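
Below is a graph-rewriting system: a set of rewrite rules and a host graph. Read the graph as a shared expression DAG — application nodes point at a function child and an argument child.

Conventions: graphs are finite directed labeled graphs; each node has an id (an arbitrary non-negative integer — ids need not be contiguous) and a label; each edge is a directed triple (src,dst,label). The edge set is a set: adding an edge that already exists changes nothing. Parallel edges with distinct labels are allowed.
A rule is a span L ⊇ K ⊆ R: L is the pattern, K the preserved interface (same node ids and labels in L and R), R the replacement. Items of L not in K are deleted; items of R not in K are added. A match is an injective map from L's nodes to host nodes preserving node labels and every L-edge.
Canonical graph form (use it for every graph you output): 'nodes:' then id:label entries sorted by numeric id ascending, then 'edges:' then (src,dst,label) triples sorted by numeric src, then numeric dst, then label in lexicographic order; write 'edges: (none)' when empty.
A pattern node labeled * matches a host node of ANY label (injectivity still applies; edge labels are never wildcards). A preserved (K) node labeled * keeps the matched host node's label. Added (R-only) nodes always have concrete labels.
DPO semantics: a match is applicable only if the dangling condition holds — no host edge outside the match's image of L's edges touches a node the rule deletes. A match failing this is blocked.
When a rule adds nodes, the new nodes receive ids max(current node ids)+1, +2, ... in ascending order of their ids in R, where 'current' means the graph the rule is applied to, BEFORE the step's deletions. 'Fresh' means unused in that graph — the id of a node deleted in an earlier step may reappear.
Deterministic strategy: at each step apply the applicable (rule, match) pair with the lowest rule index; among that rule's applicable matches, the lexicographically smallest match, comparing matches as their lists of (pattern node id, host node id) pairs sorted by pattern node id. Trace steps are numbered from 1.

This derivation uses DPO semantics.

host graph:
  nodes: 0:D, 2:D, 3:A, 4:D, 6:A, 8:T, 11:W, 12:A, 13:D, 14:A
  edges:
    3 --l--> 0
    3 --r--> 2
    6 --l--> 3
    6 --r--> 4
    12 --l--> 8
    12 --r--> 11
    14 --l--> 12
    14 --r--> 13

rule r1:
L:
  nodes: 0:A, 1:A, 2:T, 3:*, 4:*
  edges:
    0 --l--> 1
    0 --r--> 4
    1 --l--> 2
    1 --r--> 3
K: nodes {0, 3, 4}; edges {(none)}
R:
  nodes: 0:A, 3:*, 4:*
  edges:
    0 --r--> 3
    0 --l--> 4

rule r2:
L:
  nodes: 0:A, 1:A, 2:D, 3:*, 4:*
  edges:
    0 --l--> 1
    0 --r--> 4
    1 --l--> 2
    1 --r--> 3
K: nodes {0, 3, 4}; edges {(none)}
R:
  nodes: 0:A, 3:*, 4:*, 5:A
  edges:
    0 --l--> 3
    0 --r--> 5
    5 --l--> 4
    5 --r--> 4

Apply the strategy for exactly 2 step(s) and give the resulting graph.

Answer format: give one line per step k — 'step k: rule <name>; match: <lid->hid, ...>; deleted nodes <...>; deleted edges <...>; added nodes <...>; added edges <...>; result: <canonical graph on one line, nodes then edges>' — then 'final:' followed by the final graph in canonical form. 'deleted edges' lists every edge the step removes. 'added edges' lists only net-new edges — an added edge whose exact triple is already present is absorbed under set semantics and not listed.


step 1: rule r1; match: 0->14, 1->12, 2->8, 3->11, 4->13; deleted nodes 8, 12; deleted edges (12,8,l); (12,11,r); (14,12,l); (14,13,r); added nodes (none); added edges (14,11,r); (14,13,l); result: nodes: 0:D, 2:D, 3:A, 4:D, 6:A, 11:W, 13:D, 14:A edges: (3,0,l); (3,2,r); (6,3,l); (6,4,r); (14,11,r); (14,13,l)
step 2: rule r2; match: 0->6, 1->3, 2->0, 3->2, 4->4; deleted nodes 0, 3; deleted edges (3,0,l); (3,2,r); (6,3,l); (6,4,r); added nodes 15; added edges (6,2,l); (6,15,r); (15,4,l); (15,4,r); result: nodes: 2:D, 4:D, 6:A, 11:W, 13:D, 14:A, 15:A edges: (6,2,l); (6,15,r); (14,11,r); (14,13,l); (15,4,l); (15,4,r)
final:
nodes: 2:D, 4:D, 6:A, 11:W, 13:D, 14:A, 15:A
edges: (6,2,l); (6,15,r); (14,11,r); (14,13,l); (15,4,l); (15,4,r)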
· · · ·
Work to be completed - Could you copy every line in the records that holds "with"?

Output below -
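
Conventions: graphs are finite directed labeled graphs; each node has an id (an arbitrary non-negative integer — ids need not be contiguous) and a label; each edge is a directed triple (src,dst,label). The edge set is a set: adding an edge that already exists changes nothing. Parallel edges with distinct labels are allowed.
Deterministic strategy: at each step apply the applicable (rule, match) pair with the lowest rule index; among that rule's applicable matches, the lexicographically smallest match, comparing matches as their lists of (pattern node id, host node id) pairs sorted by pattern node id. Trace steps are numbered from 1.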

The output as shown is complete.